**Task item**
What you return must match the records exactly, with every line included.

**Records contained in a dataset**

Start of Block

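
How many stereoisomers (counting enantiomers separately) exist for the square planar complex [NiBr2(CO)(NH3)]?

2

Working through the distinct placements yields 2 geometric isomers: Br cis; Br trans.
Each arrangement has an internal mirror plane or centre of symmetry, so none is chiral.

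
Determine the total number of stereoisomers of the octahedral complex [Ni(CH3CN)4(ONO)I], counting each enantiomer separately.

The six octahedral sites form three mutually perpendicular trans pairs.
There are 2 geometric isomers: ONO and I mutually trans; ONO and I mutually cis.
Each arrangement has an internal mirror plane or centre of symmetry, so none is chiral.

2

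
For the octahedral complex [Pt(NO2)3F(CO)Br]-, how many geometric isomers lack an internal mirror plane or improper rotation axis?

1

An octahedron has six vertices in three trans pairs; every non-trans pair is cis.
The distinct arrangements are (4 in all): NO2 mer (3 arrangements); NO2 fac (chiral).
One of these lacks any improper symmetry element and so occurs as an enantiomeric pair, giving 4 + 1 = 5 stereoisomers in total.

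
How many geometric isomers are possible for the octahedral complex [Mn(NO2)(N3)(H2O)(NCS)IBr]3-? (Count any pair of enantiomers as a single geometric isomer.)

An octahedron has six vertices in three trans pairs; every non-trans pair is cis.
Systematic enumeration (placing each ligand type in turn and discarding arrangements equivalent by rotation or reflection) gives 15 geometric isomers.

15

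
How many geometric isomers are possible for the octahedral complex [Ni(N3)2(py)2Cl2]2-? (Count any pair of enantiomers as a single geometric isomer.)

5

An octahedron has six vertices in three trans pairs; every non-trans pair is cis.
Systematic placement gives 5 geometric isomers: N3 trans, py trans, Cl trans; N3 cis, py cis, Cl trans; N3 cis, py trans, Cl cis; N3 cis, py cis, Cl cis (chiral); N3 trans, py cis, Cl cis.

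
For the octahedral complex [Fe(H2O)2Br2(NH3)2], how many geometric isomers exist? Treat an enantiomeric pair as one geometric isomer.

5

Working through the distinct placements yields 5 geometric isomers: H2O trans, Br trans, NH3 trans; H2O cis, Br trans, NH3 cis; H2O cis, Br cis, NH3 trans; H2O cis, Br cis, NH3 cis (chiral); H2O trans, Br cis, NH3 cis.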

End of Block

**Task output**
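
How many stereoisomers (counting enantiomers separately) exist for the square planar complex [NiBr2(CO)(NH3)]?

2

Working through the distinct placements yields 2 geometric isomers: Br cis; Br trans.
Each arrangement has an internal mirror plane or centre of symmetry, so none is chiral.

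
Determine the total number of stereoisomers of the octahedral complex [Ni(CH3CN)4(ONO)I], counting each enantiomer separately.

The six octahedral sites form three mutually perpendicular trans pairs.
There are 2 geometric isomers: ONO and I mutually trans; ONO and I mutually cis.
Each arrangement has an internal mirror plane or centre of symmetry, so none is chiral.

2

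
For the octahedral complex [Pt(NO2)3F(CO)Br]-, how many geometric isomers lack an internal mirror plane or improper rotation axis?

1

An octahedron has six vertices in three trans pairs; every non-trans pair is cis.
The distinct arrangements are (4 in all): NO2 mer (3 arrangements); NO2 fac (chiral).
One of these lacks any improper symmetry element and so occurs as an enantiomeric pair, giving 4 + 1 = 5 stereoisomers in total.

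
How many geometric isomers are possible for the octahedral complex [Mn(NO2)(N3)(H2O)(NCS)IBr]3-? (Count any pair of enantiomers as a single geometric isomer.)

An octahedron has six vertices in three trans pairs; every non-trans pair is cis.
Systematic enumeration (placing each ligand type in turn and discarding arrangements equivalent by rotation or reflection) gives 15 geometric isomers.

15

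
How many geometric isomers are possible for the octahedral complex [Ni(N3)2(py)2Cl2]2-? (Count any pair of enantiomers as a single geometric isomer.)

5

An octahedron has six vertices in three trans pairs; every non-trans pair is cis.
Systematic placement gives 5 geometric isomers: N3 trans, py trans, Cl trans; N3 cis, py cis, Cl trans; N3 cis, py trans, Cl cis; N3 cis, py cis, Cl cis (chiral); N3 trans, py cis, Cl cis.

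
For the octahedral complex [Fe(H2O)2Br2(NH3)2], how many geometric isomers exist? Treat an enantiomeric pair as one geometric isomer.

5

Working through the distinct placements yields 5 geometric isomers: H2O trans, Br trans, NH3 trans; H2O cis, Br trans, NH3 cis; H2O cis, Br cis, NH3 trans; H2O cis, Br cis, NH3 cis (chiral); H2O trans, Br cis, NH3 cis.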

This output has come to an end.